Look for "free" in each line of the entries, and return the matching lines.
Record set section start
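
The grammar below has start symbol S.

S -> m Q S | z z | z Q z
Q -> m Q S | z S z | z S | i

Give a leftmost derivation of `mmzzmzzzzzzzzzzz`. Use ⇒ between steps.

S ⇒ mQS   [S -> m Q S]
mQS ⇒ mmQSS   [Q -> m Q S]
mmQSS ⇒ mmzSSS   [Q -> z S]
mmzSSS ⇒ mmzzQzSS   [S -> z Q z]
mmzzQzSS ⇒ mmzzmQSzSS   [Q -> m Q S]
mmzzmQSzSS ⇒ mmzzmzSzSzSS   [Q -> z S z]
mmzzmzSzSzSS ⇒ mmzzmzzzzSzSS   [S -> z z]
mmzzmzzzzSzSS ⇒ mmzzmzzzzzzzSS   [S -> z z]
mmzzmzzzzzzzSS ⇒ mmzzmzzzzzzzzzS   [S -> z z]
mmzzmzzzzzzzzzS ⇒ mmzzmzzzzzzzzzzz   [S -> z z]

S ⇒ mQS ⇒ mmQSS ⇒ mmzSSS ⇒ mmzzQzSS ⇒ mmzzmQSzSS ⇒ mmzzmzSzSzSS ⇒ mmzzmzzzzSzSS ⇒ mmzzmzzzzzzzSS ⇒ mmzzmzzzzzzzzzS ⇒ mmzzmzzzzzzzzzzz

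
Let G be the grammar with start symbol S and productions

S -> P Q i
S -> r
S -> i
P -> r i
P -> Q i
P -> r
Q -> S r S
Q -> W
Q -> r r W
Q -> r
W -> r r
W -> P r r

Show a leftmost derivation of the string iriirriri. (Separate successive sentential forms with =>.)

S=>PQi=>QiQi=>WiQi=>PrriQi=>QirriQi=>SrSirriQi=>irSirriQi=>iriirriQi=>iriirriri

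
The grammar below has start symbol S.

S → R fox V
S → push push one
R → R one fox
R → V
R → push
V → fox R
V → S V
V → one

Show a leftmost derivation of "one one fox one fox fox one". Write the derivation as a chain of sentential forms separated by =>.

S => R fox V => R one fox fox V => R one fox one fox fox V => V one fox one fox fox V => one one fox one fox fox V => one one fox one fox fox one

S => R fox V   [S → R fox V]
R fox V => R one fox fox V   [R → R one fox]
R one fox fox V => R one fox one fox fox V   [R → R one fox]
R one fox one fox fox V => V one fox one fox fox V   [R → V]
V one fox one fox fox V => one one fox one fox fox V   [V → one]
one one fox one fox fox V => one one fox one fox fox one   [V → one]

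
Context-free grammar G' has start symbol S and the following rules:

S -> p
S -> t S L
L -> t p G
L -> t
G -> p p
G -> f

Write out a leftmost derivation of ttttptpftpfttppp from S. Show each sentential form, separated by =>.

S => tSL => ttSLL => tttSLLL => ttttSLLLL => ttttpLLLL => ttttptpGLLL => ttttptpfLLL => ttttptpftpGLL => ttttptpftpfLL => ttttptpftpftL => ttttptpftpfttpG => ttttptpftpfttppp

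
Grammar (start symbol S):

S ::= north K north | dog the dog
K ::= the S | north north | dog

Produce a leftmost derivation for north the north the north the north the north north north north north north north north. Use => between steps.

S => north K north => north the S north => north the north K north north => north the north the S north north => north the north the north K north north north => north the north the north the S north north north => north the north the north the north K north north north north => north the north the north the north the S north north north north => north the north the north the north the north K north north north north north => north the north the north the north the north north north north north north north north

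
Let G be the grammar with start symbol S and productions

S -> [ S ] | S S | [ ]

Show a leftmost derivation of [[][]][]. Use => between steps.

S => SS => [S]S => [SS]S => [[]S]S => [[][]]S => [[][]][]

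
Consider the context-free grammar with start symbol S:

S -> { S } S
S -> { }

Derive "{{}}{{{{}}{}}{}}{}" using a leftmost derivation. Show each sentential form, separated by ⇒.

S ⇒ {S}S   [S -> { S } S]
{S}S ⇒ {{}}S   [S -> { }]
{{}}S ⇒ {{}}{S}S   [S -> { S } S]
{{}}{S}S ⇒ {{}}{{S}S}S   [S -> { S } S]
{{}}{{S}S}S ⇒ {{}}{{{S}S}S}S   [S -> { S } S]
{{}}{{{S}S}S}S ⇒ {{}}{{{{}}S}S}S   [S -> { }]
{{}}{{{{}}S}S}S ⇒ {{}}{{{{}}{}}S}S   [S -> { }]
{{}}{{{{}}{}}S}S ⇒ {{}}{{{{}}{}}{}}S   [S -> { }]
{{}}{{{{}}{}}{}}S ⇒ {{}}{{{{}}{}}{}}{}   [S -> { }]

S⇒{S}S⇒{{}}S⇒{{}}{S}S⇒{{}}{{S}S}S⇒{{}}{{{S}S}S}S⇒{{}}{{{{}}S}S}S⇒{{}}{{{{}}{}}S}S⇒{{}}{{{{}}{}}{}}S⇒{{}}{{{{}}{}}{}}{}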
Record set section end
● **Your response**
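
Context-free grammar G' has start symbol S and the following rules:
Consider the context-free grammar with start symbol S: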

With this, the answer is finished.